Problem statement:
Nothing but an exact copy is wanted here: the line with "The C=C bond" and all the lines that follow it in the entries below.

Data records
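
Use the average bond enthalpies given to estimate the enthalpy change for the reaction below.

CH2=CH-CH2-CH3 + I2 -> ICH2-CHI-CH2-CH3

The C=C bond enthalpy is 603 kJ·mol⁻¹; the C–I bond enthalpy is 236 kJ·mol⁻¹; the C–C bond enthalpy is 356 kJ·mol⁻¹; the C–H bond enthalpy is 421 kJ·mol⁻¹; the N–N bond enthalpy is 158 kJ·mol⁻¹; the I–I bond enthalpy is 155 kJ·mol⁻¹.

ΔH ≈ −70 kJ

Bonds broken (reactants):
  C–C: 2 × 356 = 712
  C–H: 8 × 421 = 3368
  C=C: 1 × 603 = 603
  I–I: 1 × 155 = 155
  Σ(broken) = 4838 kJ
Bonds formed (products):
  C–C: 3 × 356 = 1068
  C–H: 8 × 421 = 3368
  C–I: 2 × 236 = 472
  Σ(formed) = 4908 kJ
ΔH = Σ(broken) − Σ(formed) = 4838 − 4908 = −70 kJ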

Result:
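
The C=C bond enthalpy is 603 kJ·mol⁻¹; the C–I bond enthalpy is 236 kJ·mol⁻¹; the C–C bond enthalpy is 356 kJ·mol⁻¹; the C–H bond enthalpy is 421 kJ·mol⁻¹; the N–N bond enthalpy is 158 kJ·mol⁻¹; the I–I bond enthalpy is 155 kJ·mol⁻¹.

ΔH ≈ −70 kJ

Bonds broken (reactants):
  C–C: 2 × 356 = 712
  C–H: 8 × 421 = 3368
  C=C: 1 × 603 = 603
  I–I: 1 × 155 = 155
  Σ(broken) = 4838 kJ
Bonds formed (products):
  C–C: 3 × 356 = 1068
  C–H: 8 × 421 = 3368
  C–I: 2 × 236 = 472
  Σ(formed) = 4908 kJ
ΔH = Σ(broken) − Σ(formed) = 4838 − 4908 = −70 kJ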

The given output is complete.